WHAT THIS TASK INVOLVES → Line by line, transcribe the data shown below.

Saved data entries →
┄┄┄┄┄┄┄┄┄┄
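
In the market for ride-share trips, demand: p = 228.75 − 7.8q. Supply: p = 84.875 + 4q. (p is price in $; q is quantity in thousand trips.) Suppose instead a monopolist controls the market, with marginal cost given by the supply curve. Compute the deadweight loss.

$138.91 thousand

Competitive equilibrium: 228.75 − 7.8q = 84.875 + 4q → q* = 12.1928, p* = 133.6462.
Marginal revenue: MR = 228.75 − 15.6q. Set MR = MC: 228.75 − 15.6q = 84.875 + 4q → q_m = 7.3406.
Price p_m = 228.75 − 7.8·7.3406 = 171.4933; MC(q_m) = 84.875 + 4·7.3406 = 114.2374.
Competitive q* = 12.1928, so Δq = 4.8522; wedge = 171.4933 − 114.2374 = 57.2559.
The triangle = ½ × 4.8522 × 57.2559 = $138.91 thousand.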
┄┄┄┄┄┄┄┄┄┄
EXERCISE OUTPUT →
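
In the market for ride-share trips, demand: p = 228.75 − 7.8q. Supply: p = 84.875 + 4q. (p is price in $; q is quantity in thousand trips.) Suppose instead a monopolist controls the market, with marginal cost given by the supply curve. Compute the deadweight loss.

$138.91 thousand

Competitive equilibrium: 228.75 − 7.8q = 84.875 + 4q → q* = 12.1928, p* = 133.6462.
Marginal revenue: MR = 228.75 − 15.6q. Set MR = MC: 228.75 − 15.6q = 84.875 + 4q → q_m = 7.3406.
Price p_m = 228.75 − 7.8·7.3406 = 171.4933; MC(q_m) = 84.875 + 4·7.3406 = 114.2374.
Competitive q* = 12.1928, so Δq = 4.8522; wedge = 171.4933 − 114.2374 = 57.2559.
The triangle = ½ × 4.8522 × 57.2559 = $138.91 thousand.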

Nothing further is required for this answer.